═══ Provided data

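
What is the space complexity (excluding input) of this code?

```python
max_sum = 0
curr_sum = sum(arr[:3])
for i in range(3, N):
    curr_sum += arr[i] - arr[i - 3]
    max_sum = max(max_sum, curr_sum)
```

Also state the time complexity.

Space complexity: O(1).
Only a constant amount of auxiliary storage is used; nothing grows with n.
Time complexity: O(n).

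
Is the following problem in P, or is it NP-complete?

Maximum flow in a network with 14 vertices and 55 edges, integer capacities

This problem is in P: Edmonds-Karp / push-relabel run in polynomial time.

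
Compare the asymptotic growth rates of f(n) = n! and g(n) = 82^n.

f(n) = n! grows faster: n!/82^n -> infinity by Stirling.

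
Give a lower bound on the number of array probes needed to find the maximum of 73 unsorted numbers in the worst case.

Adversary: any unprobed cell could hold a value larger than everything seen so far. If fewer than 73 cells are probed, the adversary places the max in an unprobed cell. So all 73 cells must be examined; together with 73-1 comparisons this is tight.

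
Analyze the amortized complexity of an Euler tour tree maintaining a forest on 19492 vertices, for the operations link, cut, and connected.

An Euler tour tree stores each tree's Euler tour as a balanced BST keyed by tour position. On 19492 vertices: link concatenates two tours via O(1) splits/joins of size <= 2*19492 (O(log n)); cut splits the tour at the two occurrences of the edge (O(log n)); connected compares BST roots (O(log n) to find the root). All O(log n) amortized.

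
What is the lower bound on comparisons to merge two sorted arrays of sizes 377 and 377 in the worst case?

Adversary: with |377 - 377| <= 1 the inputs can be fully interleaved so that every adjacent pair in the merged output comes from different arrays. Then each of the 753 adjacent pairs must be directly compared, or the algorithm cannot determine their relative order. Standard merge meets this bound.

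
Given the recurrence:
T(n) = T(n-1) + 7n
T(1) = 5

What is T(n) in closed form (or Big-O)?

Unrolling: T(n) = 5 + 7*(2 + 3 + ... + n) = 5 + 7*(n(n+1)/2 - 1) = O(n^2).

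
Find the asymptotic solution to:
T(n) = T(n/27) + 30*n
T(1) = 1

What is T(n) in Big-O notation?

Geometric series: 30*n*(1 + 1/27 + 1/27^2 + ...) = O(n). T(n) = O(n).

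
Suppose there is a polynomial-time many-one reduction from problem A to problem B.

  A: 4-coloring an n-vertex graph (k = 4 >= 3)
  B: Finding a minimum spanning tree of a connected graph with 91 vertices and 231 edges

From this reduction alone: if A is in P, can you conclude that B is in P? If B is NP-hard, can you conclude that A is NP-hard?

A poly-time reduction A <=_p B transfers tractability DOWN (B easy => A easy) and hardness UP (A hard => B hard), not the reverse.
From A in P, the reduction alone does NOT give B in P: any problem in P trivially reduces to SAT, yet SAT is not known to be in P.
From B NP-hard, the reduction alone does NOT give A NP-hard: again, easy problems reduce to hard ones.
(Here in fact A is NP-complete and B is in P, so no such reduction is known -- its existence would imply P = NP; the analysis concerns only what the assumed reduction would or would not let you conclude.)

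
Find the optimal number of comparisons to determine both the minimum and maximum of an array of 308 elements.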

══════
═══ Provided data

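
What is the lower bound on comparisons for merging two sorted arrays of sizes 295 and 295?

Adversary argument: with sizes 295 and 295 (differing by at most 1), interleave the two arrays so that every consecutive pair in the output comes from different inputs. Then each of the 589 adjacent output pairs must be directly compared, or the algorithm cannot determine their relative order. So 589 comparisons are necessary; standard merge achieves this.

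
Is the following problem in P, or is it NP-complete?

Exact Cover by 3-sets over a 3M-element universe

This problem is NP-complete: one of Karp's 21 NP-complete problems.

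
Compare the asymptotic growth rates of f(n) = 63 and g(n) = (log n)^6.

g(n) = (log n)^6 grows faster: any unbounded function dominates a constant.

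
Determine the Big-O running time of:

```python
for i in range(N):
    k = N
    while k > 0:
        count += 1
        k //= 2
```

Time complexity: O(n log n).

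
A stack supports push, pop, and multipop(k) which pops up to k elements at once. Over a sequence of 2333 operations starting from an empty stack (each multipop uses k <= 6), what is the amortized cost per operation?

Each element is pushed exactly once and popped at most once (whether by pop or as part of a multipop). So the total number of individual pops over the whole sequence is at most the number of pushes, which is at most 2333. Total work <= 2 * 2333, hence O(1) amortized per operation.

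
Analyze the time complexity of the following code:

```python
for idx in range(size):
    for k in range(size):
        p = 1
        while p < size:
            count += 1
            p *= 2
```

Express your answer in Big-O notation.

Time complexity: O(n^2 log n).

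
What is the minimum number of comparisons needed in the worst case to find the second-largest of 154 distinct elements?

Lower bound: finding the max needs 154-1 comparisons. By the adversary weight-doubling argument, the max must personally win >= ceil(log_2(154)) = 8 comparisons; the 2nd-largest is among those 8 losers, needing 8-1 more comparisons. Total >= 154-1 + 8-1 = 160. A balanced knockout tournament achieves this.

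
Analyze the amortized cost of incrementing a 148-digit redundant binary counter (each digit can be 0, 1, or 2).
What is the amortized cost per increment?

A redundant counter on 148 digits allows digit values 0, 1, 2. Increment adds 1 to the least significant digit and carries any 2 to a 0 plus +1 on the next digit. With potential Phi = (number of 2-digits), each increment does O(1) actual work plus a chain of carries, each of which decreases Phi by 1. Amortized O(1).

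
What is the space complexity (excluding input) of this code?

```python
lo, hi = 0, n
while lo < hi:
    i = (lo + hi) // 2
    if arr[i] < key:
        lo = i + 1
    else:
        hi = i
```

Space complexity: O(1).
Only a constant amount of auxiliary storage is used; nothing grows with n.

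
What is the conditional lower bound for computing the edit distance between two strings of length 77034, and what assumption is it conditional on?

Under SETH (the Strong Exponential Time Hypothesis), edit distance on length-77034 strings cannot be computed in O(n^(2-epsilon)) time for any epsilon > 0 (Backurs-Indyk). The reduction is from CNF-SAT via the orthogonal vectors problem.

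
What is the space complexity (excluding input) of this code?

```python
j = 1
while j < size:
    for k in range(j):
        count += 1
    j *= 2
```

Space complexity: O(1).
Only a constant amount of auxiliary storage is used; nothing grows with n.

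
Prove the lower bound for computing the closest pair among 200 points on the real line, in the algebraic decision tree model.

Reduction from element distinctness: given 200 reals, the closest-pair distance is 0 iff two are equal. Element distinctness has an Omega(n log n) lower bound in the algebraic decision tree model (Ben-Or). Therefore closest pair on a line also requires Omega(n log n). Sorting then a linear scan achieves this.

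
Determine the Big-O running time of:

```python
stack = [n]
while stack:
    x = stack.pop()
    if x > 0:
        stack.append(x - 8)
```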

══════
═══ Provided data

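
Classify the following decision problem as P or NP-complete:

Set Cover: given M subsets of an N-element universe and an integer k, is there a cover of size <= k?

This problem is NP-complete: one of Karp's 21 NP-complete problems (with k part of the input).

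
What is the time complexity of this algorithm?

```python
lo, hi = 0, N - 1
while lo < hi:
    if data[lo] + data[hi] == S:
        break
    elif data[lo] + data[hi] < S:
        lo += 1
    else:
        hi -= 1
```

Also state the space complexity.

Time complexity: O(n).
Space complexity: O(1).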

══════

- Instructions for the task -
Report how many lines in the data contain the word "following", with no words besides the number.

- Response -
4